- Exercise goal: Starting at the first line, copy the data below through to the end, exactly.

- Records:
+===+

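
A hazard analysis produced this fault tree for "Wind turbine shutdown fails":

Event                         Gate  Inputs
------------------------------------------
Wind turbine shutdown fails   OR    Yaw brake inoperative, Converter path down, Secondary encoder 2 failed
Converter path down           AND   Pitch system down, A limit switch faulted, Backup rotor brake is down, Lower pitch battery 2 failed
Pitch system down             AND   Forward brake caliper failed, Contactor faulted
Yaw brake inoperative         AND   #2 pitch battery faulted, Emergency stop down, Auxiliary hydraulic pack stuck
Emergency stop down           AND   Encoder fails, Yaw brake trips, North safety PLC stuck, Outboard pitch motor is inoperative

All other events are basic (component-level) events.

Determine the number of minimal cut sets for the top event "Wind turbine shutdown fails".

3

Emergency stop down [AND]: one cut set from each child combined → 1 × 1 × 1 × 1 = 1 cut set(s).
Yaw brake inoperative [AND]: one cut set from each child combined → 1 × 1 × 1 = 1 cut set(s).
Pitch system down [AND]: one cut set from each child combined → 1 × 1 = 1 cut set(s).
Converter path down [AND]: one cut set from each child combined → 1 × 1 × 1 × 1 = 1 cut set(s).
Wind turbine shutdown fails [OR]: union of children's cut sets → 3 cut set(s).
Minimal cut sets: {#2 pitch battery faulted, Auxiliary hydraulic pack stuck, Encoder fails, North safety PLC stuck, Outboard pitch motor is inoperative, Yaw brake trips}; {A limit switch faulted, Backup rotor brake is down, Contactor faulted, Forward brake caliper failed, Lower pitch battery 2 failed}; {Secondary encoder 2 failed}.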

+===+

- Output for this exercise:
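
A hazard analysis produced this fault tree for "Wind turbine shutdown fails":

Event                         Gate  Inputs
------------------------------------------
Wind turbine shutdown fails   OR    Yaw brake inoperative, Converter path down, Secondary encoder 2 failed
Converter path down           AND   Pitch system down, A limit switch faulted, Backup rotor brake is down, Lower pitch battery 2 failed
Pitch system down             AND   Forward brake caliper failed, Contactor faulted
Yaw brake inoperative         AND   #2 pitch battery faulted, Emergency stop down, Auxiliary hydraulic pack stuck
Emergency stop down           AND   Encoder fails, Yaw brake trips, North safety PLC stuck, Outboard pitch motor is inoperative

All other events are basic (component-level) events.

Determine the number of minimal cut sets for the top event "Wind turbine shutdown fails".

3

Emergency stop down [AND]: one cut set from each child combined → 1 × 1 × 1 × 1 = 1 cut set(s).
Yaw brake inoperative [AND]: one cut set from each child combined → 1 × 1 × 1 = 1 cut set(s).
Pitch system down [AND]: one cut set from each child combined → 1 × 1 = 1 cut set(s).
Converter path down [AND]: one cut set from each child combined → 1 × 1 × 1 × 1 = 1 cut set(s).
Wind turbine shutdown fails [OR]: union of children's cut sets → 3 cut set(s).
Minimal cut sets: {#2 pitch battery faulted, Auxiliary hydraulic pack stuck, Encoder fails, North safety PLC stuck, Outboard pitch motor is inoperative, Yaw brake trips}; {A limit switch faulted, Backup rotor brake is down, Contactor faulted, Forward brake caliper failed, Lower pitch battery 2 failed}; {Secondary encoder 2 failed}.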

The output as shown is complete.